- **Task directions**: Scan the listing below for the string "heptane" and copy each line where it turns up.

- **Provided records**:
....................
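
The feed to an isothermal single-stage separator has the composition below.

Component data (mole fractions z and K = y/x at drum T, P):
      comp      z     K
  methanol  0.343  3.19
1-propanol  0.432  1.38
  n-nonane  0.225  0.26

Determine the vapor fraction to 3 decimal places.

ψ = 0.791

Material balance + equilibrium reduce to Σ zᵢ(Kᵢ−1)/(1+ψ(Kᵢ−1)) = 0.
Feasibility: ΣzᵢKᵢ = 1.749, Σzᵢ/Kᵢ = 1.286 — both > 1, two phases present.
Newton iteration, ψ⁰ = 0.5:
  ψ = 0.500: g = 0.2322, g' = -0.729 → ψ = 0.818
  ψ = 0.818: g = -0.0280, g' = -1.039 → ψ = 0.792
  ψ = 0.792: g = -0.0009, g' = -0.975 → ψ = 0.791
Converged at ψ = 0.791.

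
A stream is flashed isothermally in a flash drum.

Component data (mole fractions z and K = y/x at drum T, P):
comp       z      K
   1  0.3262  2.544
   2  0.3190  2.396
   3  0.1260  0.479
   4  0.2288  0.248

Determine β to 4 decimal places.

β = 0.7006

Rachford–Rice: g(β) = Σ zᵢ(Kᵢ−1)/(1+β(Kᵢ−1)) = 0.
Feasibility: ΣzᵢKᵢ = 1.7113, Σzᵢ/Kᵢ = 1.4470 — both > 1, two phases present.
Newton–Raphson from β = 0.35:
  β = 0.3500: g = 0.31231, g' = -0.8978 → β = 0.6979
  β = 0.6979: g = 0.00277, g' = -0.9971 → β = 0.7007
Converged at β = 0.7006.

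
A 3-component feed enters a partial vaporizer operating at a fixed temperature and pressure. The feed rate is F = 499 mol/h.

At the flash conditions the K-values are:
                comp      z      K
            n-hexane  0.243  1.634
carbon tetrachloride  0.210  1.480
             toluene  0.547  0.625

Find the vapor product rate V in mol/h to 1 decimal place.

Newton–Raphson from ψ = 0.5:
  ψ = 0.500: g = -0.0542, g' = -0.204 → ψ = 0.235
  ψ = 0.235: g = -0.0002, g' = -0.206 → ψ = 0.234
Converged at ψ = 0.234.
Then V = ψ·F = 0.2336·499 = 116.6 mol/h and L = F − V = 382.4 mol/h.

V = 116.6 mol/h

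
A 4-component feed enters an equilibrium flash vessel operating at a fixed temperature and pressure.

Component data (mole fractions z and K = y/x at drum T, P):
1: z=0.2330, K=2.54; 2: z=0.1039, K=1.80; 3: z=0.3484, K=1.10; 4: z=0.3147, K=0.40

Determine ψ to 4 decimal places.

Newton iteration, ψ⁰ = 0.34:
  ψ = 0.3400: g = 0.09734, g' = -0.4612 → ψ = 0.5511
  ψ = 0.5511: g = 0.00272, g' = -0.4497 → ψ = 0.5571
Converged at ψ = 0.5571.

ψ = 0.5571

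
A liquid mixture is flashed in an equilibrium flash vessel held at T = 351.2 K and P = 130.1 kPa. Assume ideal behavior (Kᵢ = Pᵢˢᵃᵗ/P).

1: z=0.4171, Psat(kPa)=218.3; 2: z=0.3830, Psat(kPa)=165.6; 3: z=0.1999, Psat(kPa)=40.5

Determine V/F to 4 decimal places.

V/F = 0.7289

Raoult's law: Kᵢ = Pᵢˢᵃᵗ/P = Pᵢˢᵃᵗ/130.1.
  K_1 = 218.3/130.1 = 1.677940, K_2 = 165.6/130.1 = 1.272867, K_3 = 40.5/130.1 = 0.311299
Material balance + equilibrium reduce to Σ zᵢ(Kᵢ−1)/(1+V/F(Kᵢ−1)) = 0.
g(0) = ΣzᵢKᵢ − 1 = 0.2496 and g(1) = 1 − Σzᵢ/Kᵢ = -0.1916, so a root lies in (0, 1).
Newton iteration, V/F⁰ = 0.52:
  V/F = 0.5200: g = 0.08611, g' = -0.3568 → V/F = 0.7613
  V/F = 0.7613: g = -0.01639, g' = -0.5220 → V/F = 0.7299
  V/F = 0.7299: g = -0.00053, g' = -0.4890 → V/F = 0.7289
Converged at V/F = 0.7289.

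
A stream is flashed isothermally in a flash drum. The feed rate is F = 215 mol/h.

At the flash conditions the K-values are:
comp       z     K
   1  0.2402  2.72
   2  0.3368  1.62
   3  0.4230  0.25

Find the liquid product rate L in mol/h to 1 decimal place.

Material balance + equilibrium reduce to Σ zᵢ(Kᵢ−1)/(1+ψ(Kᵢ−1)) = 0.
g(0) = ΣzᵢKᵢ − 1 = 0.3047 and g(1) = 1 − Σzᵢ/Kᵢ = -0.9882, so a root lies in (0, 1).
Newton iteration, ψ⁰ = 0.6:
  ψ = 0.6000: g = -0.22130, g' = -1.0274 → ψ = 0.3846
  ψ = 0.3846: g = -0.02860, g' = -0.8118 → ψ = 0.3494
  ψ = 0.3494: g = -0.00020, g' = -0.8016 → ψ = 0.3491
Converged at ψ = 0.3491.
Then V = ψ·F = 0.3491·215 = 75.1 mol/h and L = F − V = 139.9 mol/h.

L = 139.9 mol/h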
....................
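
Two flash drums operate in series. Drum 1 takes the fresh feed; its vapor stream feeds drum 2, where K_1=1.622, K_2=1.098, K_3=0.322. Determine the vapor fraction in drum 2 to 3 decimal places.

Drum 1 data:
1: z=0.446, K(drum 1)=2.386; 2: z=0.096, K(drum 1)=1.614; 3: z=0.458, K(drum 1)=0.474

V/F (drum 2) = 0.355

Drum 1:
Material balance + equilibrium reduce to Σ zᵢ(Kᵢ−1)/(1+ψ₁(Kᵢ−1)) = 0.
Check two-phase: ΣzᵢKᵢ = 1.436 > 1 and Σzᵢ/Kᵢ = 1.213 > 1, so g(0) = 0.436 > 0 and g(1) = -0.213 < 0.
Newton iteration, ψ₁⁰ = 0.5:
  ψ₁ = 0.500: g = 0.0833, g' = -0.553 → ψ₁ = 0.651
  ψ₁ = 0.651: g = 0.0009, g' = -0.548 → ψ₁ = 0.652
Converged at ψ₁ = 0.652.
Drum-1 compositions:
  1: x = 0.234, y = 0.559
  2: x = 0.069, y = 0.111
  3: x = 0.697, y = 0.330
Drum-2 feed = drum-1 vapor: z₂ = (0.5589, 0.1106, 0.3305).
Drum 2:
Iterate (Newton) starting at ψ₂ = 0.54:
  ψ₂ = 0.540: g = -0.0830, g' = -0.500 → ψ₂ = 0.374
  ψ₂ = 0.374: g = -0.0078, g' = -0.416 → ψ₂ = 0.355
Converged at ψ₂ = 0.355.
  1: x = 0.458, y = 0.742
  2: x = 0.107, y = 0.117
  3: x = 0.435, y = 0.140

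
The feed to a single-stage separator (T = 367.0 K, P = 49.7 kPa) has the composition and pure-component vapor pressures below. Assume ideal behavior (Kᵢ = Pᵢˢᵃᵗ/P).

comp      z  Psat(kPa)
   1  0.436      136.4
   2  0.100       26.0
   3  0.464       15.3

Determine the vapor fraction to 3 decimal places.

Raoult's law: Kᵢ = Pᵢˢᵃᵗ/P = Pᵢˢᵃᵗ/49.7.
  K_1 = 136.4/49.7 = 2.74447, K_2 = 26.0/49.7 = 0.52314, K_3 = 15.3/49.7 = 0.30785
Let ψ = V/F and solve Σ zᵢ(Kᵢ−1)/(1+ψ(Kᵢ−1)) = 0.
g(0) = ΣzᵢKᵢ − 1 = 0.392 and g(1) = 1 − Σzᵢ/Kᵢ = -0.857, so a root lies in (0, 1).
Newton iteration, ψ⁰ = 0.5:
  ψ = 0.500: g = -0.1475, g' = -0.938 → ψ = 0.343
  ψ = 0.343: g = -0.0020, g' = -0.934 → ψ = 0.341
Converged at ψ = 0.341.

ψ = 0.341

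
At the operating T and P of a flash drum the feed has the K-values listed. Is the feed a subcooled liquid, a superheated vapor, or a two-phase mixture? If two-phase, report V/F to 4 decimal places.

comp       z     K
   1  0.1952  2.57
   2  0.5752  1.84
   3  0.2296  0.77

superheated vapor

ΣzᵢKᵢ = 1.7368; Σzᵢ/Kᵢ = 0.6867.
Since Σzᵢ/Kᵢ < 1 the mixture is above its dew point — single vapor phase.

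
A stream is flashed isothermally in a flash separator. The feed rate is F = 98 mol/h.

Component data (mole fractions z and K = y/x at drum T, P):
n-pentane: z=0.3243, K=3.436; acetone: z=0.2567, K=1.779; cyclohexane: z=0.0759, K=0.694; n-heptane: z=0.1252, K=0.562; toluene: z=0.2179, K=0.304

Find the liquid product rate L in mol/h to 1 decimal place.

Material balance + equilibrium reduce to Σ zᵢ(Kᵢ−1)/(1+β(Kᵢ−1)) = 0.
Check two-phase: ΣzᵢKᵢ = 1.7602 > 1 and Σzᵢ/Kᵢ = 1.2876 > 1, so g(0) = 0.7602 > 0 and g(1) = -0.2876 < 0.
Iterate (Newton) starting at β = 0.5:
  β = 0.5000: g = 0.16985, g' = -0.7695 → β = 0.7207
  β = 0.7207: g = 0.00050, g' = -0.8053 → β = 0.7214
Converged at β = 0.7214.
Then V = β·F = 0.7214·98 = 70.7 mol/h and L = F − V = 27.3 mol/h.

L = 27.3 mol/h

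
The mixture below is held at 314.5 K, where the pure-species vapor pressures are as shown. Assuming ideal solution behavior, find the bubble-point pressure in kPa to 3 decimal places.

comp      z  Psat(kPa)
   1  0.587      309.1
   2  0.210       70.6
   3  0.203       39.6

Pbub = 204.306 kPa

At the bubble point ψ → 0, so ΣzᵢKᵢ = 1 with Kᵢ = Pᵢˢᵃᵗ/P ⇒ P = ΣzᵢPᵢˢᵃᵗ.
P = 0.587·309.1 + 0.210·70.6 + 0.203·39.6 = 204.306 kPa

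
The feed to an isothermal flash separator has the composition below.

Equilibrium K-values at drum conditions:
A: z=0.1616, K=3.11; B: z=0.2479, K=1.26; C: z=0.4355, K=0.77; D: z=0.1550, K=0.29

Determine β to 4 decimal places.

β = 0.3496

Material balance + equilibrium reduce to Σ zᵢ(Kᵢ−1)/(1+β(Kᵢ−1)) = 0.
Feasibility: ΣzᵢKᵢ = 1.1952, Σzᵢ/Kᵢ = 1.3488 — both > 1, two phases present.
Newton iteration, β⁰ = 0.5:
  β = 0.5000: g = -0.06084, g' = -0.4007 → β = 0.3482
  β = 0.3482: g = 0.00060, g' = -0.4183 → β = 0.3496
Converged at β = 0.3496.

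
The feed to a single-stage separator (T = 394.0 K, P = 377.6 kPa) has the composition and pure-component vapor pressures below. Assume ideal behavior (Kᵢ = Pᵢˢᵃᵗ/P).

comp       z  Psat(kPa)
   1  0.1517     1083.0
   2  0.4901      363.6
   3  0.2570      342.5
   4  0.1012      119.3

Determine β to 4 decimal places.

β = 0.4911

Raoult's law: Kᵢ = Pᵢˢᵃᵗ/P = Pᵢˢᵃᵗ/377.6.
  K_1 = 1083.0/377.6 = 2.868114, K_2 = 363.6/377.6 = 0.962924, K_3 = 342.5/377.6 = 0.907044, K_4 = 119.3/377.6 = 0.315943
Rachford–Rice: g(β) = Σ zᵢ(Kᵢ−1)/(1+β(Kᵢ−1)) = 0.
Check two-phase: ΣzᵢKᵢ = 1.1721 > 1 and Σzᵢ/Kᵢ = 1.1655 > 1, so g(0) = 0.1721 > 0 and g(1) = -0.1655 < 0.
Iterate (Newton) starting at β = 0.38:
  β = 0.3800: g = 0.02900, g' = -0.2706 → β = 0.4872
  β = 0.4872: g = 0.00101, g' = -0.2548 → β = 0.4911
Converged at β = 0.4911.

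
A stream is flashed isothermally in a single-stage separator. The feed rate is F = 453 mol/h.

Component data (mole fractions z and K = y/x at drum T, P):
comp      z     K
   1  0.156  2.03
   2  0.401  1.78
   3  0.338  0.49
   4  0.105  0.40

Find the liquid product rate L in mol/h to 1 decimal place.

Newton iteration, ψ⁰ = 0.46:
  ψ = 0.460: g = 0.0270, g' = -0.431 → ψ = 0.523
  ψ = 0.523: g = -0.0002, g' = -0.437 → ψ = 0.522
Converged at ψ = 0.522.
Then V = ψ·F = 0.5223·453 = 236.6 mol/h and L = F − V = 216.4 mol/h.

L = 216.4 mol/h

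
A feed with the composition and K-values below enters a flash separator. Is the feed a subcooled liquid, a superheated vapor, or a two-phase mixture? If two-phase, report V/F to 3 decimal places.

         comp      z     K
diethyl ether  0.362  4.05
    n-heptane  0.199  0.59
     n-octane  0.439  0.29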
....................
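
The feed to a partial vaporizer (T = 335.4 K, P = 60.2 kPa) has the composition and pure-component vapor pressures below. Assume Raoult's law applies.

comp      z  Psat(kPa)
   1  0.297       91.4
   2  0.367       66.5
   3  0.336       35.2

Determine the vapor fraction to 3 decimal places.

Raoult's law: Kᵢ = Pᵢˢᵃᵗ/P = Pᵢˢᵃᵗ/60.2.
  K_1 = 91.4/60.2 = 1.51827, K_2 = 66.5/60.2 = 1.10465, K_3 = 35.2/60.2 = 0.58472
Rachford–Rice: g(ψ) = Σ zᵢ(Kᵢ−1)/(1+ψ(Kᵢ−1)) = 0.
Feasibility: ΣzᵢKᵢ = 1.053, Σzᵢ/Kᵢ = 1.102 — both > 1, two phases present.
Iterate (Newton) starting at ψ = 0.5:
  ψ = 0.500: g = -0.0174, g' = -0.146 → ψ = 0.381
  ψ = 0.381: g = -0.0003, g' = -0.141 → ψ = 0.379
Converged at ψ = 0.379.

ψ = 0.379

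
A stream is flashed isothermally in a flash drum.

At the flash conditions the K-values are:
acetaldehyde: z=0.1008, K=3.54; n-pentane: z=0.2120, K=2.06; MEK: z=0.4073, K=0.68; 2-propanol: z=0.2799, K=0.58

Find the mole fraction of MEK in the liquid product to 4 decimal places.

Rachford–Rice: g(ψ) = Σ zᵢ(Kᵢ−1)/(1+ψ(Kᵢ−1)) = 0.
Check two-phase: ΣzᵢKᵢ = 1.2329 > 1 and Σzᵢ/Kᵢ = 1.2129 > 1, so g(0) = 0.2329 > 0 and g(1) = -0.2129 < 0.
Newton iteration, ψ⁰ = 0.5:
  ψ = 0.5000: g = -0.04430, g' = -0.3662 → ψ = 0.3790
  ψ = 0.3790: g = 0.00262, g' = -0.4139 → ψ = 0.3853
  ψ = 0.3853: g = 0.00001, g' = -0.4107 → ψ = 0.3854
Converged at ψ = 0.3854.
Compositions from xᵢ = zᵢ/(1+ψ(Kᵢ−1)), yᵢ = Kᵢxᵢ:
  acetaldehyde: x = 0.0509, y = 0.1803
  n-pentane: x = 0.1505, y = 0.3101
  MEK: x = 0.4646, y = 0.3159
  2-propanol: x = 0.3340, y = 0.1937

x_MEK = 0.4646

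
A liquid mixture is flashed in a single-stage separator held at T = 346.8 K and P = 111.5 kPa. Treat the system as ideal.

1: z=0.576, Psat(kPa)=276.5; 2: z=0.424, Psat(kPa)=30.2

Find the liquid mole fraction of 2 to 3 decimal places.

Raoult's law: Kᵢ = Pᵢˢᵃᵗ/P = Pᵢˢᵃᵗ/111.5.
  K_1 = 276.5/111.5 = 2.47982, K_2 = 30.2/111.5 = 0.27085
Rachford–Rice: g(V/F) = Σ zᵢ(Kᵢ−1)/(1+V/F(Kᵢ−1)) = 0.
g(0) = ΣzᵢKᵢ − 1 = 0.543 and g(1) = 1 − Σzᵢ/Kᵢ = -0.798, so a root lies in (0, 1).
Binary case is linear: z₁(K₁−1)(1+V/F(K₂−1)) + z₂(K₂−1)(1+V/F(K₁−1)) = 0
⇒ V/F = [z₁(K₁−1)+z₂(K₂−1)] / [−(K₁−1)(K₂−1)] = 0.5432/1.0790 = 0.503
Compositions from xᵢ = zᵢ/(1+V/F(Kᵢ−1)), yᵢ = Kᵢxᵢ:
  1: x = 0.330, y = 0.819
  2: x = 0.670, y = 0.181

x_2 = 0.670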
....................
- **Task solution**:
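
n-pentane: z=0.3243, K=3.436; acetone: z=0.2567, K=1.779; cyclohexane: z=0.0759, K=0.694; n-heptane: z=0.1252, K=0.562; toluene: z=0.2179, K=0.304
    n-heptane  0.199  0.59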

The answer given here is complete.